[[ Records for this task, beginning ]]

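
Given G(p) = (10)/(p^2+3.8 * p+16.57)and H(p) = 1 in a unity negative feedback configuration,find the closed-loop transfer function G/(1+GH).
Closed-loop T = G/(1+GH).
Numerator: G_num * H_den = 10.
Denominator: G_den * H_den + G_num * H_num = (p^2 + 3.8*p + 16.57) + (10) = p^2 + 3.8*p + 26.57.
T(p) = (10)/(p^2 + 3.8*p + 26.57)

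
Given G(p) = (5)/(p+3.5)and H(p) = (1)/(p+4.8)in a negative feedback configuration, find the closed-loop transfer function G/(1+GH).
Closed-loop T = G/(1+GH).
Numerator: G_num * H_den = 5*p + 24.
Denominator: G_den * H_den + G_num * H_num = (p^2 + 8.3*p + 16.8) + (5) = p^2 + 8.3*p + 21.8.
T(p) = (5*p + 24)/(p^2 + 8.3*p + 21.8)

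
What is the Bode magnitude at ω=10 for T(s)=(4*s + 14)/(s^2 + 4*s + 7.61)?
Substitute s = j*10: T(j10) = 0.030243 - 0.419854j.
|T(j10)| = sqrt(Re² + Im²) = 0.4209.
20*log₁₀(0.4209) = -7.52 dB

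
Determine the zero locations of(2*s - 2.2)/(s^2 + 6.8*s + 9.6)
Set numerator = 0: 2*s - 2.2 = 0 → Zeros: 1.1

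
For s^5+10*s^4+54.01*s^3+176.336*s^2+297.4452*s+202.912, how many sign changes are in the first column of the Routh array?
Routh array:
s^5: [1, 54.01, 297.4452]; s^4: [10, 176.336, 202.912]; s^3: [36.3764, 277.154]; s^2: [100.145, 202.912]; s^1: [203.449]; s^0: [202.912]
First column: [1, 10, 36.3764, 100.145, 203.449, 202.912]. Sign changes = 0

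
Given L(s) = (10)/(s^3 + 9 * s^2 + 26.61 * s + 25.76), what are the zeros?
Numerator is a nonzero constant (10) → Zeros: none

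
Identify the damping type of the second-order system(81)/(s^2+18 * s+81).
Standard form: ωn²/(s²+2ζωn·s+ωn²) gives ωn=9, ζ=1.
Critically damped (ζ = 1)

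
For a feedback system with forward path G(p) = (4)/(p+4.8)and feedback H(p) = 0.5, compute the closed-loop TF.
Closed-loop T = G/(1+GH).
Numerator: G_num * H_den = 4.
Denominator: G_den * H_den + G_num * H_num = (p + 4.8) + (2) = p + 6.8.
T(p) = (4)/(p + 6.8)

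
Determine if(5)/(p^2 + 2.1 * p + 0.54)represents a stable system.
Denominator: p^2 + 2.1*p + 0.54 = (p + 1.8)(p + 0.3). Poles: -0.3, -1.8. All Re(p)<0: Yes (stable)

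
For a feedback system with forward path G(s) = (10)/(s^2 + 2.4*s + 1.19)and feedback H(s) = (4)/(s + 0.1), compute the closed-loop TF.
Closed-loop T = G/(1+GH).
Numerator: G_num * H_den = 10*s + 1.
Denominator: G_den * H_den + G_num * H_num = (s^3 + 2.5*s^2 + 1.43*s + 0.119) + (40) = s^3 + 2.5*s^2 + 1.43*s + 40.119.
T(s) = (10*s + 1)/(s^3 + 2.5*s^2 + 1.43*s + 40.119)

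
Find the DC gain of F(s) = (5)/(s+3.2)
DC gain = F(0) = num(0)/den(0) = 5/3.2 = 1.562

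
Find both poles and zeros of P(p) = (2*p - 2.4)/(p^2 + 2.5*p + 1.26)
Set denominator = 0: p^2 + 2.5*p + 1.26 = (p + 0.7)(p + 1.8) = 0 → Poles: -0.7, -1.8
Set numerator = 0: 2*p - 2.4 = 0 → Zeros: 1.2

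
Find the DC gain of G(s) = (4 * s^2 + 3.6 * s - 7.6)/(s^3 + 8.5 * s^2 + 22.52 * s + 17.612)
DC gain = G(0) = num(0)/den(0) = -7.6/17.612 = -0.4315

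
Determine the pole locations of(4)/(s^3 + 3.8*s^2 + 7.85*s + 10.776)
Set denominator = 0: s^3 + 3.8*s^2 + 7.85*s + 10.776 = (s + 2.4)(s^2 + 1.4*s + 4.49) = 0 → Poles: -0.7 + 2j, -0.7 - 2j, -2.4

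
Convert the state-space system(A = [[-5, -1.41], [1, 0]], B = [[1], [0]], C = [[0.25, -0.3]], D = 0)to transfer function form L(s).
L(s) = C(sI - A)⁻¹B + D.
Characteristic polynomial det(sI - A) = s^2 + 5*s + 1.41.
Numerator from C·adj(sI-A)·B + D·det(sI-A) = 0.25*s - 0.3.
L(s) = (0.25*s - 0.3)/(s^2 + 5*s + 1.41)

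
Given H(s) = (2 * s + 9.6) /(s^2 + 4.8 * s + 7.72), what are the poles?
Set denominator = 0: s^2 + 4.8*s + 7.72 = 0 → Poles: -2.4 + 1.4j, -2.4 - 1.4j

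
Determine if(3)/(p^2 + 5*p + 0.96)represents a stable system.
Denominator: p^2 + 5*p + 0.96 = (p + 0.2)(p + 4.8). Poles: -0.2, -4.8. All Re(p)<0: Yes (stable)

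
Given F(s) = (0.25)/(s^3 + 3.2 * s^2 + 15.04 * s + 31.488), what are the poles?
Set denominator = 0: s^3 + 3.2*s^2 + 15.04*s + 31.488 = (s + 2.4)(s^2 + 0.8*s + 13.12) = 0 → Poles: -0.4 + 3.6j, -0.4 - 3.6j, -2.4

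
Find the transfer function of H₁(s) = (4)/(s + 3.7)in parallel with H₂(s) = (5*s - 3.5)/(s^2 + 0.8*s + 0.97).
Parallel: H = H₁ + H₂ = (n₁·d₂ + n₂·d₁)/(d₁·d₂).
n₁·d₂ = 4*s^2 + 3.2*s + 3.88. n₂·d₁ = 5*s^2 + 15*s - 12.95. Sum = 9*s^2 + 18.2*s - 9.07. d₁·d₂ = s^3 + 4.5*s^2 + 3.93*s + 3.589.
H(s) = (9*s^2 + 18.2*s - 9.07)/(s^3 + 4.5*s^2 + 3.93*s + 3.589)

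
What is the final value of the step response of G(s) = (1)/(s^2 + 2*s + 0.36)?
FVT: lim_{t→∞} y(t) = lim_{s→0} s*Y(s) where Y(s) = G(s)/s.
= lim_{s→0} G(s) = G(0) = num(0)/den(0) = 1/0.36 = 2.778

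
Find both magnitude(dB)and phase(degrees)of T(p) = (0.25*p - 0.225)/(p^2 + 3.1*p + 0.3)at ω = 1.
Substitute p = j*1: T(j1) = 0.0923267 + 0.0517327j.
|T| = 20*log₁₀(sqrt(Re²+Im²)) = -19.51 dB.
∠T = atan2(Im, Re) = 29.26°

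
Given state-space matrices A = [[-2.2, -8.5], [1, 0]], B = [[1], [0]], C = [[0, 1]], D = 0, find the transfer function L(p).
L(p) = C(pI - A)⁻¹B + D.
Characteristic polynomial det(pI - A) = p^2 + 2.2*p + 8.5.
Numerator from C·adj(pI-A)·B + D·det(pI-A) = 1.
L(p) = (1)/(p^2 + 2.2*p + 8.5)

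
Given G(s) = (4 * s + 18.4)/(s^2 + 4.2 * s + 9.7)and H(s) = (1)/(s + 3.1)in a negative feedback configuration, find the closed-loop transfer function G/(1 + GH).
Closed-loop T = G/(1+GH).
Numerator: G_num * H_den = 4*s^2 + 30.8*s + 57.04.
Denominator: G_den * H_den + G_num * H_num = (s^3 + 7.3*s^2 + 22.72*s + 30.07) + (4*s + 18.4) = s^3 + 7.3*s^2 + 26.72*s + 48.47.
T(s) = (4*s^2 + 30.8*s + 57.04)/(s^3 + 7.3*s^2 + 26.72*s + 48.47)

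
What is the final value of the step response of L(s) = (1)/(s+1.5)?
FVT: lim_{t→∞} y(t) = lim_{s→0} s*Y(s) where Y(s) = L(s)/s.
= lim_{s→0} L(s) = L(0) = num(0)/den(0) = 1/1.5 = 0.6667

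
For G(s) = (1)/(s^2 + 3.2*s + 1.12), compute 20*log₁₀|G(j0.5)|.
Substitute s = j*0.5: G(j0.5) = 0.262293 - 0.482378j.
|G(j0.5)| = sqrt(Re² + Im²) = 0.5491.
20*log₁₀(0.5491) = -5.21 dB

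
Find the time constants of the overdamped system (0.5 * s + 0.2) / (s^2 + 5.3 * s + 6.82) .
Overdamped: real poles at -2.2, -3.1. τ = -1/pole → τ₁ = 0.4545, τ₂ = 0.3226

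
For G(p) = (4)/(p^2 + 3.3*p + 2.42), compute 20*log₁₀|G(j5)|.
Substitute p = j*5: G(j5) = -0.115483 - 0.0843875j.
|G(j5)| = sqrt(Re² + Im²) = 0.143.
20*log₁₀(0.143) = -16.89 dB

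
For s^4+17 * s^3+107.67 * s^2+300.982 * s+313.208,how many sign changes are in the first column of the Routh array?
Routh array:
s^4: [1, 107.67, 313.208]; s^3: [17, 300.982]; s^2: [89.9652, 313.208]; s^1: [241.798]; s^0: [313.208]
First column: [1, 17, 89.9652, 241.798, 313.208]. Sign changes = 0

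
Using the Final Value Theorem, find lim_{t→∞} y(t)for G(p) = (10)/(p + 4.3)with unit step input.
FVT: lim_{t→∞} y(t) = lim_{p→0} p*Y(p) where Y(p) = G(p)/p.
= lim_{p→0} G(p) = G(0) = num(0)/den(0) = 10/4.3 = 2.326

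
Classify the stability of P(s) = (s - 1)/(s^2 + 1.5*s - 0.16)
Denominator: s^2 + 1.5*s - 0.16 = (s - 0.1)(s + 1.6). Poles: -1.6, 0.1. Unstable (1 pole(s) in RHP)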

[[ Records for this task, end ]]

- **About this exercise**
Please restate, exactly as written, the line that holds "For s^4+17 *" and all remaining lines of the data above, and only those.

- **Result below**
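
For s^4+17 * s^3+107.67 * s^2+300.982 * s+313.208,how many sign changes are in the first column of the Routh array?
Routh array:
s^4: [1, 107.67, 313.208]; s^3: [17, 300.982]; s^2: [89.9652, 313.208]; s^1: [241.798]; s^0: [313.208]
First column: [1, 17, 89.9652, 241.798, 313.208]. Sign changes = 0

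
Using the Final Value Theorem, find lim_{t→∞} y(t)for G(p) = (10)/(p + 4.3)with unit step input.
FVT: lim_{t→∞} y(t) = lim_{p→0} p*Y(p) where Y(p) = G(p)/p.
= lim_{p→0} G(p) = G(0) = num(0)/den(0) = 10/4.3 = 2.326

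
Classify the stability of P(s) = (s - 1)/(s^2 + 1.5*s - 0.16)
Denominator: s^2 + 1.5*s - 0.16 = (s - 0.1)(s + 1.6). Poles: -1.6, 0.1. Unstable (1 pole(s) in RHP)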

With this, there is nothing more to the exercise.